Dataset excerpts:

------------------------

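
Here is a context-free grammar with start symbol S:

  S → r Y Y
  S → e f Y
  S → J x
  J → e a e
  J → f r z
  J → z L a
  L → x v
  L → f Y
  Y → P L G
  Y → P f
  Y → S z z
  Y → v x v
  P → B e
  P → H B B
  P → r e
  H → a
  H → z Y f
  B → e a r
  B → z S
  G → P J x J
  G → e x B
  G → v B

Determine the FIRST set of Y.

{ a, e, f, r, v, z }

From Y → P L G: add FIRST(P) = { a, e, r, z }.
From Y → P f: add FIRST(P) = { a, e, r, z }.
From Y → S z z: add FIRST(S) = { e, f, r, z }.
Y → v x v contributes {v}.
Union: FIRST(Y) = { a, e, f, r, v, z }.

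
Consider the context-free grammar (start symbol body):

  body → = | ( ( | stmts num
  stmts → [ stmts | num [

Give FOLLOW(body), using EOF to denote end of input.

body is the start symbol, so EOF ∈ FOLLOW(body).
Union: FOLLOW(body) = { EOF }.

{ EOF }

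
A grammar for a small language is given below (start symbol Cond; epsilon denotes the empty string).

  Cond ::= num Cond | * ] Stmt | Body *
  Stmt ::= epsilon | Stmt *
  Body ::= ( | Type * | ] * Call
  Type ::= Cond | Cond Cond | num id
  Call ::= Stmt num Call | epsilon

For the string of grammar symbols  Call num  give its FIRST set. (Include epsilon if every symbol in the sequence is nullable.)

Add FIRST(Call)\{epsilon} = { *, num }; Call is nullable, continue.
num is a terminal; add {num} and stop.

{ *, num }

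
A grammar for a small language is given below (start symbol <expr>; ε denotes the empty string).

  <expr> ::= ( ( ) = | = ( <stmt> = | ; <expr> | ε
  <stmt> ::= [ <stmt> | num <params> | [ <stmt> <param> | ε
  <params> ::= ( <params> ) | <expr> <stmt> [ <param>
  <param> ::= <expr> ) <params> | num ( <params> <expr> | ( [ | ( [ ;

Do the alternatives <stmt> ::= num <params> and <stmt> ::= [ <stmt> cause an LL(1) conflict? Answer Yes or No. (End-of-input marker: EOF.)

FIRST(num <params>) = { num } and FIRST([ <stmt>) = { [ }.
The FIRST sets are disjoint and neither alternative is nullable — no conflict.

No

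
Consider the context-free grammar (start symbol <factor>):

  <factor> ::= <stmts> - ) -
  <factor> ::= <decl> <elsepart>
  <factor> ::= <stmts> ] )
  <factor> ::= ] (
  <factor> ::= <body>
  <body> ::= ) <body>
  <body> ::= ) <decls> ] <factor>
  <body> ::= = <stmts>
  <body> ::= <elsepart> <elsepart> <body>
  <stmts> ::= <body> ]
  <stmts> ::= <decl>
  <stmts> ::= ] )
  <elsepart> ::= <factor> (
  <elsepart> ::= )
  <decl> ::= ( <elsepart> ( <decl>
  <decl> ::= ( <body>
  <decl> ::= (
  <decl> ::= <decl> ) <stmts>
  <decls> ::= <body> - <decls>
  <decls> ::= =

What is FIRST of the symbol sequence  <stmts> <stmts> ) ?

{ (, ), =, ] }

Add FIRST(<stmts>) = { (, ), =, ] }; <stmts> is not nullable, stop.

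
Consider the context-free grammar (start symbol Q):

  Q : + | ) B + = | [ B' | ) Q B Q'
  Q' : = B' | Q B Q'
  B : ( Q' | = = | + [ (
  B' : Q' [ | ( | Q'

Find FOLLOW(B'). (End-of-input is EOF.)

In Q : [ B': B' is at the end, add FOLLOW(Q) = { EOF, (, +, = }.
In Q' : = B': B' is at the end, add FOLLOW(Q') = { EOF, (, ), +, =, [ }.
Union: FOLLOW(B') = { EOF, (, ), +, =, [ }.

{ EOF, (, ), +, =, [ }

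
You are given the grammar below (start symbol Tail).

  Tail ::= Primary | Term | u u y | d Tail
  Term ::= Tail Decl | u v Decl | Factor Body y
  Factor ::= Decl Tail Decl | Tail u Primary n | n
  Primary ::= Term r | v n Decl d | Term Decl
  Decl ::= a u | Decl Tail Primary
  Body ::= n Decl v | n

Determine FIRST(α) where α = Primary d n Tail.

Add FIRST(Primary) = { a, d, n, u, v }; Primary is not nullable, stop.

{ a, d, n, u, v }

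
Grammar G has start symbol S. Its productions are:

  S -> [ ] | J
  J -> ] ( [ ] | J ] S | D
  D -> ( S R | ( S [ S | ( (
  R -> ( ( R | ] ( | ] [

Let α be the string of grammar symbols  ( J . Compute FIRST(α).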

------------------------

• Assignment: Whenever a line of the data above includes the word "Cond", copy that line.

• Task output:
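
A grammar for a small language is given below (start symbol Cond; epsilon denotes the empty string).
  Cond ::= num Cond | * ] Stmt | Body *
  Type ::= Cond | Cond Cond | num id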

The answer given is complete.